Exercise prompt -> Using the material below, print the line that contains "Answer: 23/12 ≈ 1.9167", the line that contains "Answer: -145685/1218655024 ≈ -0.00011955", and every line in between, exactly and nothing else.

Material supplied ->

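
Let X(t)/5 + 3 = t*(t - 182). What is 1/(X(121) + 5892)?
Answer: -1/31028 ≈ -3.2229e-5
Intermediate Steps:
X(t) = -15 + 5*t*(-182 + t) (X(t) = -15 + 5*(t*(t - 182)) = -15 + 5*(t*(-182 + t)) = -15 + 5*t*(-182 + t))
1/(X(121) + 5892) = 1/((-15 - 910*121 + 5*121²) + 5892) = 1/((-15 - 110110 + 5*14641) + 5892) = 1/((-15 - 110110 + 73205) + 5892) = 1/(-36920 + 5892) = 1/(-31028) = -1/31028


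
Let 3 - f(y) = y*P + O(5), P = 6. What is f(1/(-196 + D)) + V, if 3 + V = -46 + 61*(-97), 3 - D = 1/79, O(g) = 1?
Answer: -45469299/7624 ≈ -5964.0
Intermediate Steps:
D = 236/79 (D = 3 - 1/79 = 236/79 ≈ 2.9873)
f(y) = 2 - 6*y (f(y) = 3 - (y*6 + 1) = 3 - (6*y + 1) = 3 - (1 + 6*y) = 3 + (-1 - 6*y) = 2 - 6*y)
V = -5966 (V = -3 + (-46 + 61*(-97)) = -3 + (-46 - 5917) = -3 - 5963 = -5966)
f(1/(-196 + D)) + V = (2 - 6/(-196 + 236/79)) - 5966 = (2 - 6/(-15248/79)) - 5966 = (2 - 6*(-79/15248)) - 5966 = (2 + 237/7624) - 5966 = 15485/7624 - 5966 = -45469299/7624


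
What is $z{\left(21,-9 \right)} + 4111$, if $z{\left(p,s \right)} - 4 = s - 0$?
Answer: $4106$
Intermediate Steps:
$z{\left(p,s \right)} = 4 + s$ ($z{\left(p,s \right)} = 4 + \left(s - 0\right) = 4 + \left(s + 0\right) = 4 + s$)
$z{\left(21,-9 \right)} + 4111 = \left(4 - 9\right) + 4111 = -5 + 4111 = 4106$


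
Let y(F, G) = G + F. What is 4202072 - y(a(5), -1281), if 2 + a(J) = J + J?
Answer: 4203345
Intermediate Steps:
a(J) = -2 + 2*J (a(J) = -2 + (J + J) = -2 + 2*J)
y(F, G) = F + G
4202072 - y(a(5), -1281) = 4202072 - ((-2 + 2*5) - 1281) = 4202072 - ((-2 + 10) - 1281) = 4202072 - (8 - 1281) = 4202072 - 1*(-1273) = 4202072 + 1273 = 4203345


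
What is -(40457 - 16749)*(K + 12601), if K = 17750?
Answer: -719561508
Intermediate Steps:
-(40457 - 16749)*(K + 12601) = -(40457 - 16749)*(17750 + 12601) = -23708*30351 = -1*719561508 = -719561508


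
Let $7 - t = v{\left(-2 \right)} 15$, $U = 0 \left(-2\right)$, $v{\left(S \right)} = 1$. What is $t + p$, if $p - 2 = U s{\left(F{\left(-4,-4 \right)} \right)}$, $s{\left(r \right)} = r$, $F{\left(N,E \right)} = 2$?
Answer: $-6$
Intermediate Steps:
$U = 0$
$t = -8$ ($t = 7 - 1 \cdot 15 = 7 - 15 = -8$)
$p = 2$ ($p = 2 + 0 \cdot 2 = 2 + 0 = 2$)
$t + p = -8 + 2 = -6$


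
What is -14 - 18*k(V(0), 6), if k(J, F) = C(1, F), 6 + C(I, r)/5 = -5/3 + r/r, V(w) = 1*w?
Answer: 586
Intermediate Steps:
V(w) = w
C(I, r) = -100/3 (C(I, r) = -30 + 5*(-5/3 + r/r) = -30 + 5*(-5*1/3 + 1) = -30 + 5*(-5/3 + 1) = -30 + 5*(-2/3) = -30 - 10/3 = -100/3)
k(J, F) = -100/3
-14 - 18*k(V(0), 6) = -14 - 18*(-100/3) = -14 + 600 = 586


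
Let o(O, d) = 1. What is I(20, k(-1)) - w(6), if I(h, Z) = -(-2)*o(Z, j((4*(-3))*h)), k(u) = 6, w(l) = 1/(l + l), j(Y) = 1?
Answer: 23/12 ≈ 1.9167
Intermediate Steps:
w(l) = 1/(2*l)
I(h, Z) = 2 (I(h, Z) = -(-2) = -1*(-2) = 2)
I(20, k(-1)) - w(6) = 2 - 1/(2*6) = 2 - 1*1/12 = 2 - 1/12 = 23/12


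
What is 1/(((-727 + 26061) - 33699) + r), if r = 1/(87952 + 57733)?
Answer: -145685/1218655024 ≈ -0.00011955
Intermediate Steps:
r = 1/145685 ≈ 6.8641e-6
1/(((-727 + 26061) - 33699) + r) = 1/(((-727 + 26061) - 33699) + 1/145685) = 1/((25334 - 33699) + 1/145685) = 1/(-8365 + 1/145685) = 1/(-1218655024/145685) = -145685/1218655024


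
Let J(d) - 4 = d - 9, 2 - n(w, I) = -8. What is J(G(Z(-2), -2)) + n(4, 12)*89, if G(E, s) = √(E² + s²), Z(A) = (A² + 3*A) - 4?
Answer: 885 + 2*√10 ≈ 891.32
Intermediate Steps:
n(w, I) = 10 (n(w, I) = 2 - 1*(-8) = 2 + 8 = 10)
Z(A) = -4 + A² + 3*A
J(d) = -5 + d (J(d) = 4 + (d - 9) = 4 + (-9 + d) = -5 + d)
J(G(Z(-2), -2)) + n(4, 12)*89 = (-5 + √((-4 + (-2)² + 3*(-2))² + (-2)²)) + 10*89 = (-5 + √((-4 + 4 - 6)² + 4)) + 890 = (-5 + √((-6)² + 4)) + 890 = (-5 + √(36 + 4)) + 890 = (-5 + √40) + 890 = (-5 + 2*√10) + 890 = 885 + 2*√10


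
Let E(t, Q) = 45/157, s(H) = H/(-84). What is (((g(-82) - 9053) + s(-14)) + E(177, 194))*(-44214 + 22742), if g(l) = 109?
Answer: 90448878256/471 ≈ 1.9204e+8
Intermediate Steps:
s(H) = -H/84 (s(H) = H*(-1/84) = -H/84)
E(t, Q) = 45/157 (E(t, Q) = 45*(1/157) = 45/157)
(((g(-82) - 9053) + s(-14)) + E(177, 194))*(-44214 + 22742) = (((109 - 9053) - 1/84*(-14)) + 45/157)*(-44214 + 22742) = ((-8944 + 1/6) + 45/157)*(-21472) = (-53663/6 + 45/157)*(-21472) = -8424821/942*(-21472) = 90448878256/471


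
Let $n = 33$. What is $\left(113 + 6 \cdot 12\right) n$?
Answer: $6105$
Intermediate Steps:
$\left(113 + 6 \cdot 12\right) n = \left(113 + 6 \cdot 12\right) 33 = \left(113 + 72\right) 33 = 185 \cdot 33 = 6105$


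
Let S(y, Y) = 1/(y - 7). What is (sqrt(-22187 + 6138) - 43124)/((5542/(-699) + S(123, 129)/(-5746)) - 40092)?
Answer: 20091845226336/18682904100299 - 465908664*I*sqrt(16049)/18682904100299 ≈ 1.0754 - 0.0031592*I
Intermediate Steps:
S(y, Y) = 1/(-7 + y)
(sqrt(-22187 + 6138) - 43124)/((5542/(-699) + S(123, 129)/(-5746)) - 40092) = (sqrt(-22187 + 6138) - 43124)/((5542/(-699) + 1/((-7 + 123)*(-5746))) - 40092) = (sqrt(-16049) - 43124)/((5542*(-1/699) - 1/5746/116) - 40092) = (I*sqrt(16049) - 43124)/((-5542/699 + (1/116)*(-1/5746)) - 40092) = (-43124 + I*sqrt(16049))/((-5542/699 - 1/666536) - 40092) = (-43124 + I*sqrt(16049))/(-3693943211/465908664 - 40092) = (-43124 + I*sqrt(16049))/(-18682904100299/465908664) = (-43124 + I*sqrt(16049))*(-465908664/18682904100299) = 20091845226336/18682904100299 - 465908664*I*sqrt(16049)/18682904100299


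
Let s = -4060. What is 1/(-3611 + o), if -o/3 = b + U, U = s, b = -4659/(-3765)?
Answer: 1255/10749436 ≈ 0.00011675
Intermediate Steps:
b = 1553/1255 (b = -4659*(-1/3765) = 1553/1255 ≈ 1.2374)
U = -4060
o = 15281241/1255 (o = -3*(1553/1255 - 4060) = -3*(-5093747/1255) = 15281241/1255 ≈ 12176.)
1/(-3611 + o) = 1/(-3611 + 15281241/1255) = 1/(10749436/1255) = 1255/10749436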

Task response ->
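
Answer: 23/12 ≈ 1.9167
Intermediate Steps:
w(l) = 1/(2*l)
I(h, Z) = 2 (I(h, Z) = -(-2) = -1*(-2) = 2)
I(20, k(-1)) - w(6) = 2 - 1/(2*6) = 2 - 1*1/12 = 2 - 1/12 = 23/12


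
What is 1/(((-727 + 26061) - 33699) + r), if r = 1/(87952 + 57733)?
Answer: -145685/1218655024 ≈ -0.00011955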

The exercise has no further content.